> Stored data entries
[Start of Attachment]
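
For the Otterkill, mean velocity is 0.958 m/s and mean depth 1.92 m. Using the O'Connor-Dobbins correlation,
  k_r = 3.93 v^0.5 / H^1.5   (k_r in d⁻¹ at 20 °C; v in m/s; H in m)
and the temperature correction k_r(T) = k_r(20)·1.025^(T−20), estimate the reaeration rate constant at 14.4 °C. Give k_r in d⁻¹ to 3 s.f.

k_r(20) = 3.93 × 0.958^0.5 / 1.92^1.5 = 3.93 × 0.9788 / 2.660 = 1.446 d⁻¹.
k_r(14.4) = 1.446 × 1.025^(14.4−20) = 1.446 × 0.8709 = 1.259 d⁻¹.

k_r ≈ 1.26 d⁻¹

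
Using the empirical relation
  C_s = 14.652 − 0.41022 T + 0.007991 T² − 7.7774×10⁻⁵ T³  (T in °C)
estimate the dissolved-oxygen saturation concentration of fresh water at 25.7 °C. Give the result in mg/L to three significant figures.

C_s ≈ 8.07 mg/L

C_s = 14.652 − 0.41022×25.7 + 0.007991×25.7² − 7.7774×10⁻⁵×25.7³ = 8.067 mg/L.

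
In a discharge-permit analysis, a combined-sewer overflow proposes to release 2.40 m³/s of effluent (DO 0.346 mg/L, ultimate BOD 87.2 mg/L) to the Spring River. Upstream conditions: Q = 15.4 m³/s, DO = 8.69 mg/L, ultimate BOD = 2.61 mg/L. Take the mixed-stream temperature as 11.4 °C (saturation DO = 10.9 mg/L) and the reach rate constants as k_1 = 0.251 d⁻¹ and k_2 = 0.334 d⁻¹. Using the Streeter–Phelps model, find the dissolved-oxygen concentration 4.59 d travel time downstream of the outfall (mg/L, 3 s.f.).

Mixed DO = (15.4×8.69 + 2.40×0.346)/(15.4+2.40) = 134.7/17.80 = 7.565 mg/L.
Mixed L₀ = (15.4×2.61 + 2.40×87.2)/(17.80) = 249.5/17.80 = 14.02 mg/L.
Initial deficit D₀ = C_s − DO₀ = 10.9 − 7.565 = 3.335 mg/L.
D(4.59) = [0.251×14.02/(0.334−0.251)](e^(−0.251×4.59) − e^(−0.334×4.59)) + 3.335 e^(−0.334×4.59)
= 42.38 × (0.3160 − 0.2159) + 3.335 × 0.2159 = 4.963 mg/L.
DO = 10.9 − 4.963 = 5.937 mg/L.

DO ≈ 5.94 mg/L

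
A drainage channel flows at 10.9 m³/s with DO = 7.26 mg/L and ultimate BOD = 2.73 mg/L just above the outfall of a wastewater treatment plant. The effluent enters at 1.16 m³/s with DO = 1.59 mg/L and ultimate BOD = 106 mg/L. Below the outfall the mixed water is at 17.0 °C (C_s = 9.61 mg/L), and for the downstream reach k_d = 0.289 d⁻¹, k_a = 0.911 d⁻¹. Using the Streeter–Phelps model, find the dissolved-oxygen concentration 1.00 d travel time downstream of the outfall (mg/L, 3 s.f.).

DO ≈ 6.40 mg/L

Mixed DO = (10.9×7.26 + 1.16×1.59)/(10.9+1.16) = 80.98/12.06 = 6.715 mg/L.
Mixed L₀ = (10.9×2.73 + 1.16×106)/(12.06) = 152.7/12.06 = 12.66 mg/L.
Initial deficit D₀ = C_s − DO₀ = 9.61 − 6.715 = 2.895 mg/L.
D(1.00) = [0.289×12.66/(0.911−0.289)](e^(−0.289×1.00) − e^(−0.911×1.00)) + 2.895 e^(−0.911×1.00)
= 5.884 × (0.7490 − 0.4021) + 2.895 × 0.4021 = 3.205 mg/L.
DO = 9.61 − 3.205 = 6.405 mg/L.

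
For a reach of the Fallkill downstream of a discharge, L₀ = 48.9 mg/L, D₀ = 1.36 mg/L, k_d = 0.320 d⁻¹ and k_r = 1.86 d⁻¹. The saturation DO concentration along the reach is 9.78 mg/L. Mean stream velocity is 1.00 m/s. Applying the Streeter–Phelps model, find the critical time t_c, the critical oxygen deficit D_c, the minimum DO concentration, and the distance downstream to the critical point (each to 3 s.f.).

With k_r/k_d = 5.812 and 1 − D₀(k_r−k_d)/(k_d L₀) = 0.8662,
t_c = ln(5.812 × 0.8662) / (1.86 − 0.320) = ln(5.035) / 1.540 = 1.616/1.540 = 1.050 d.
D_c = (k_d/k_r) L₀ e^(−k_d t_c) = (0.320/1.86) × 48.9 × e^(−0.320×1.050) = 0.1720 × 48.9 × 0.7147 = 6.013 mg/L.
Minimum DO = C_s − D_c = 9.78 − 6.013 = 3.767 mg/L.
x_c = v t_c = 1.00 m/s × 1.050 d × 86400 s/d = 90680 m ≈ 90.7 km.

t_c ≈ 1.05 d; D_c ≈ 6.01 mg/L; min DO ≈ 3.77 mg/L; x_c ≈ 90.7 km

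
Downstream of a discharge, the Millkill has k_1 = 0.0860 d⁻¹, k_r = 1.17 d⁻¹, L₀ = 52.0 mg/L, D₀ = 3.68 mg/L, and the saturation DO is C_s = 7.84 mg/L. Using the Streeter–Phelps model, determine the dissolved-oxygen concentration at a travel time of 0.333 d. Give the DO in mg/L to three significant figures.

k_1 L₀/(k_r−k_1) = 0.0860×52.0/(1.17−0.0860) = 4.472/1.084 = 4.125 mg/L.
e^(−k_1 t) = e^(−0.0860×0.3330) = 0.9718; e^(−k_r t) = e^(−1.17×0.3330) = 0.6773.
D = 4.125 × (0.9718 − 0.6773) + 3.68 × 0.6773 = 1.215 + 2.493 = 3.707 mg/L.
DO = C_s − D = 7.84 − 3.707 = 4.133 mg/L.

DO ≈ 4.13 mg/L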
[End of Attachment]
> Your instructions
Word for word, give the records again.

> Written solution
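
For the Otterkill, mean velocity is 0.958 m/s and mean depth 1.92 m. Using the O'Connor-Dobbins correlation,
  k_r = 3.93 v^0.5 / H^1.5   (k_r in d⁻¹ at 20 °C; v in m/s; H in m)
and the temperature correction k_r(T) = k_r(20)·1.025^(T−20), estimate the reaeration rate constant at 14.4 °C. Give k_r in d⁻¹ to 3 s.f.

k_r(20) = 3.93 × 0.958^0.5 / 1.92^1.5 = 3.93 × 0.9788 / 2.660 = 1.446 d⁻¹.
k_r(14.4) = 1.446 × 1.025^(14.4−20) = 1.446 × 0.8709 = 1.259 d⁻¹.

k_r ≈ 1.26 d⁻¹

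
Using the empirical relation
  C_s = 14.652 − 0.41022 T + 0.007991 T² − 7.7774×10⁻⁵ T³  (T in °C)
estimate the dissolved-oxygen saturation concentration of fresh water at 25.7 °C. Give the result in mg/L to three significant figures.

C_s ≈ 8.07 mg/L

C_s = 14.652 − 0.41022×25.7 + 0.007991×25.7² − 7.7774×10⁻⁵×25.7³ = 8.067 mg/L.

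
In a discharge-permit analysis, a combined-sewer overflow proposes to release 2.40 m³/s of effluent (DO 0.346 mg/L, ultimate BOD 87.2 mg/L) to the Spring River. Upstream conditions: Q = 15.4 m³/s, DO = 8.69 mg/L, ultimate BOD = 2.61 mg/L. Take the mixed-stream temperature as 11.4 °C (saturation DO = 10.9 mg/L) and the reach rate constants as k_1 = 0.251 d⁻¹ and k_2 = 0.334 d⁻¹. Using the Streeter–Phelps model, find the dissolved-oxygen concentration 4.59 d travel time downstream of the outfall (mg/L, 3 s.f.).

Mixed DO = (15.4×8.69 + 2.40×0.346)/(15.4+2.40) = 134.7/17.80 = 7.565 mg/L.
Mixed L₀ = (15.4×2.61 + 2.40×87.2)/(17.80) = 249.5/17.80 = 14.02 mg/L.
Initial deficit D₀ = C_s − DO₀ = 10.9 − 7.565 = 3.335 mg/L.
D(4.59) = [0.251×14.02/(0.334−0.251)](e^(−0.251×4.59) − e^(−0.334×4.59)) + 3.335 e^(−0.334×4.59)
= 42.38 × (0.3160 − 0.2159) + 3.335 × 0.2159 = 4.963 mg/L.
DO = 10.9 − 4.963 = 5.937 mg/L.

DO ≈ 5.94 mg/L

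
A drainage channel flows at 10.9 m³/s with DO = 7.26 mg/L and ultimate BOD = 2.73 mg/L just above the outfall of a wastewater treatment plant. The effluent enters at 1.16 m³/s with DO = 1.59 mg/L and ultimate BOD = 106 mg/L. Below the outfall the mixed water is at 17.0 °C (C_s = 9.61 mg/L), and for the downstream reach k_d = 0.289 d⁻¹, k_a = 0.911 d⁻¹. Using the Streeter–Phelps model, find the dissolved-oxygen concentration 1.00 d travel time downstream of the outfall (mg/L, 3 s.f.).

DO ≈ 6.40 mg/L

Mixed DO = (10.9×7.26 + 1.16×1.59)/(10.9+1.16) = 80.98/12.06 = 6.715 mg/L.
Mixed L₀ = (10.9×2.73 + 1.16×106)/(12.06) = 152.7/12.06 = 12.66 mg/L.
Initial deficit D₀ = C_s − DO₀ = 9.61 − 6.715 = 2.895 mg/L.
D(1.00) = [0.289×12.66/(0.911−0.289)](e^(−0.289×1.00) − e^(−0.911×1.00)) + 2.895 e^(−0.911×1.00)
= 5.884 × (0.7490 − 0.4021) + 2.895 × 0.4021 = 3.205 mg/L.
DO = 9.61 − 3.205 = 6.405 mg/L.

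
For a reach of the Fallkill downstream of a discharge, L₀ = 48.9 mg/L, D₀ = 1.36 mg/L, k_d = 0.320 d⁻¹ and k_r = 1.86 d⁻¹. The saturation DO concentration along the reach is 9.78 mg/L. Mean stream velocity is 1.00 m/s. Applying the Streeter–Phelps model, find the critical time t_c, the critical oxygen deficit D_c, the minimum DO concentration, and the distance downstream to the critical point (each to 3 s.f.).

With k_r/k_d = 5.812 and 1 − D₀(k_r−k_d)/(k_d L₀) = 0.8662,
t_c = ln(5.812 × 0.8662) / (1.86 − 0.320) = ln(5.035) / 1.540 = 1.616/1.540 = 1.050 d.
D_c = (k_d/k_r) L₀ e^(−k_d t_c) = (0.320/1.86) × 48.9 × e^(−0.320×1.050) = 0.1720 × 48.9 × 0.7147 = 6.013 mg/L.
Minimum DO = C_s − D_c = 9.78 − 6.013 = 3.767 mg/L.
x_c = v t_c = 1.00 m/s × 1.050 d × 86400 s/d = 90680 m ≈ 90.7 km.

t_c ≈ 1.05 d; D_c ≈ 6.01 mg/L; min DO ≈ 3.77 mg/L; x_c ≈ 90.7 km

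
Downstream of a discharge, the Millkill has k_1 = 0.0860 d⁻¹, k_r = 1.17 d⁻¹, L₀ = 52.0 mg/L, D₀ = 3.68 mg/L, and the saturation DO is C_s = 7.84 mg/L. Using the Streeter–Phelps model, determine the dissolved-oxygen concentration at a travel time of 0.333 d. Give the DO in mg/L to three significant figures.

k_1 L₀/(k_r−k_1) = 0.0860×52.0/(1.17−0.0860) = 4.472/1.084 = 4.125 mg/L.
e^(−k_1 t) = e^(−0.0860×0.3330) = 0.9718; e^(−k_r t) = e^(−1.17×0.3330) = 0.6773.
D = 4.125 × (0.9718 − 0.6773) + 3.68 × 0.6773 = 1.215 + 2.493 = 3.707 mg/L.
DO = C_s − D = 7.84 − 3.707 = 4.133 mg/L.

DO ≈ 4.13 mg/L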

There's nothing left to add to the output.